Start of DATA FOR THE TASK

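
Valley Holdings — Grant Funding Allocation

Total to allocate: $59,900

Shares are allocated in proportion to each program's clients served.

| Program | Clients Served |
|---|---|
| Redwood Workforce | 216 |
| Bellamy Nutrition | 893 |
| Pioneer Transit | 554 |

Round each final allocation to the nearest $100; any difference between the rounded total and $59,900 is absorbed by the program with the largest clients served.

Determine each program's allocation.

Redwood Workforce: $7,800 · Bellamy Nutrition: $32,100 · Pioneer Transit: $20,000

Clients served total: 1,663.
Proportional shares: Redwood Workforce 216/1,663 × $59,900 = 7,780.16; Bellamy Nutrition 893/1,663 × $59,900 = 32,165.18; Pioneer Transit 554/1,663 × $59,900 = 19,954.66.
At nearest $100: Redwood Workforce $7,800; Bellamy Nutrition $32,200; Pioneer Transit $20,000. Sum = $60,000.
Difference $59,900 − $60,000 = −$100 applied to largest clients served (Bellamy Nutrition): Bellamy Nutrition becomes $32,100.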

End of DATA FOR THE TASK

TASK PROMPT ▸ After reading the data above, return it verbatim in full.

RESULT BELOW ▸
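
Valley Holdings — Grant Funding Allocation

Total to allocate: $59,900

Shares are allocated in proportion to each program's clients served.

| Program | Clients Served |
|---|---|
| Redwood Workforce | 216 |
| Bellamy Nutrition | 893 |
| Pioneer Transit | 554 |

Round each final allocation to the nearest $100; any difference between the rounded total and $59,900 is absorbed by the program with the largest clients served.

Determine each program's allocation.

Redwood Workforce: $7,800 · Bellamy Nutrition: $32,100 · Pioneer Transit: $20,000

Clients served total: 1,663.
Proportional shares: Redwood Workforce 216/1,663 × $59,900 = 7,780.16; Bellamy Nutrition 893/1,663 × $59,900 = 32,165.18; Pioneer Transit 554/1,663 × $59,900 = 19,954.66.
At nearest $100: Redwood Workforce $7,800; Bellamy Nutrition $32,200; Pioneer Transit $20,000. Sum = $60,000.
Difference $59,900 − $60,000 = −$100 applied to largest clients served (Bellamy Nutrition): Bellamy Nutrition becomes $32,100.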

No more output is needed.